• **Source data**:
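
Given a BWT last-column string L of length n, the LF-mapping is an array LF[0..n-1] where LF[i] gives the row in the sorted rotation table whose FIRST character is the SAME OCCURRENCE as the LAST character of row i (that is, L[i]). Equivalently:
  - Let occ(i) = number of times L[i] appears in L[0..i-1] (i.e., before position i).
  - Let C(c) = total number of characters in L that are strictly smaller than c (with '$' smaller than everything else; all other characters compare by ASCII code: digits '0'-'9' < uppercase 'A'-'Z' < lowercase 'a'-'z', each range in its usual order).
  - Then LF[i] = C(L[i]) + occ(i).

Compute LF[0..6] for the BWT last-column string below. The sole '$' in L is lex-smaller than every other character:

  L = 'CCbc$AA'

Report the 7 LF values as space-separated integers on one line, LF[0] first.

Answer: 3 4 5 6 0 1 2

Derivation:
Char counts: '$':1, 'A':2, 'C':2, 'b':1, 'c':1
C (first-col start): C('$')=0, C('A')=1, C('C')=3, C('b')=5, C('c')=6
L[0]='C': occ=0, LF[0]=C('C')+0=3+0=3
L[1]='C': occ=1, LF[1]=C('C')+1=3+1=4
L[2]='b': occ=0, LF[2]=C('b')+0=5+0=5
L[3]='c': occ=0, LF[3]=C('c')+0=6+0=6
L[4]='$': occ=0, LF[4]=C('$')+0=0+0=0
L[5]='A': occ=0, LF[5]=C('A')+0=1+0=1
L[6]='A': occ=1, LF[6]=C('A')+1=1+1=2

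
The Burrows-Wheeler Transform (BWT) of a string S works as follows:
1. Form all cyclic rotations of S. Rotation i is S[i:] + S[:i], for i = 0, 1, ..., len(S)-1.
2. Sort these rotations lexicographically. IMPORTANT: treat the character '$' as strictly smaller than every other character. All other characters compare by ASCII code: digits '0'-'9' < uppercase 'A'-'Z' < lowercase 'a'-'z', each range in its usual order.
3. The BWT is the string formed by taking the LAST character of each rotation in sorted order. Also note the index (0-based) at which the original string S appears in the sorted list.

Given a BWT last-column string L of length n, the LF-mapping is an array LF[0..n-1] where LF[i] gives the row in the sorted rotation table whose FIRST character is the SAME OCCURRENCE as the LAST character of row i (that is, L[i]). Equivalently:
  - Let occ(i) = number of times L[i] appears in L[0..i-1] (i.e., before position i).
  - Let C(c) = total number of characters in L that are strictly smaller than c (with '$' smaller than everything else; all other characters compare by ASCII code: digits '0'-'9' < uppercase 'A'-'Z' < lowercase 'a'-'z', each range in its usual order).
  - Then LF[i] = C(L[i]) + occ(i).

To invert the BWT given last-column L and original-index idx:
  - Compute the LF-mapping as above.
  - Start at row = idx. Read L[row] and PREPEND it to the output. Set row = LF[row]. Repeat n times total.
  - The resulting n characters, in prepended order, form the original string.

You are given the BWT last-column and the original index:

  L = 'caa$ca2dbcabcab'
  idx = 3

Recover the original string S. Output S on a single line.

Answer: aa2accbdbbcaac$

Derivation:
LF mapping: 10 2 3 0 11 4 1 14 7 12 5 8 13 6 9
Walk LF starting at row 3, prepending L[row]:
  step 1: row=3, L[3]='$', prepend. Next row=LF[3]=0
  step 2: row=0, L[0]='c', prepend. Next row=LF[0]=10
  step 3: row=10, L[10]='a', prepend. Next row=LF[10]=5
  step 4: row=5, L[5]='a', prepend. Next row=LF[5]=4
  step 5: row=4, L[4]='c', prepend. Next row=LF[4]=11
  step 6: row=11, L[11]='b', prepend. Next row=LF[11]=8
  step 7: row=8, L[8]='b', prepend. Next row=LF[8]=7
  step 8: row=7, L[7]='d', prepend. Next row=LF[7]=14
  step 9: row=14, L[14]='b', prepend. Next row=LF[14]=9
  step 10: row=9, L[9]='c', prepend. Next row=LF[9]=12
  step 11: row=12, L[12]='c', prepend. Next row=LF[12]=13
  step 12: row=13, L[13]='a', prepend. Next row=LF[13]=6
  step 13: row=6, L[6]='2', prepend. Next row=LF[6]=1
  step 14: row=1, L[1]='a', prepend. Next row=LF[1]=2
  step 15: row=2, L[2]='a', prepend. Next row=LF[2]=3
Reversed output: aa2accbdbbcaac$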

• **Required action**: Going through the entries above, count the lines with the word "index". Give only the result.

• **Task solution**: 3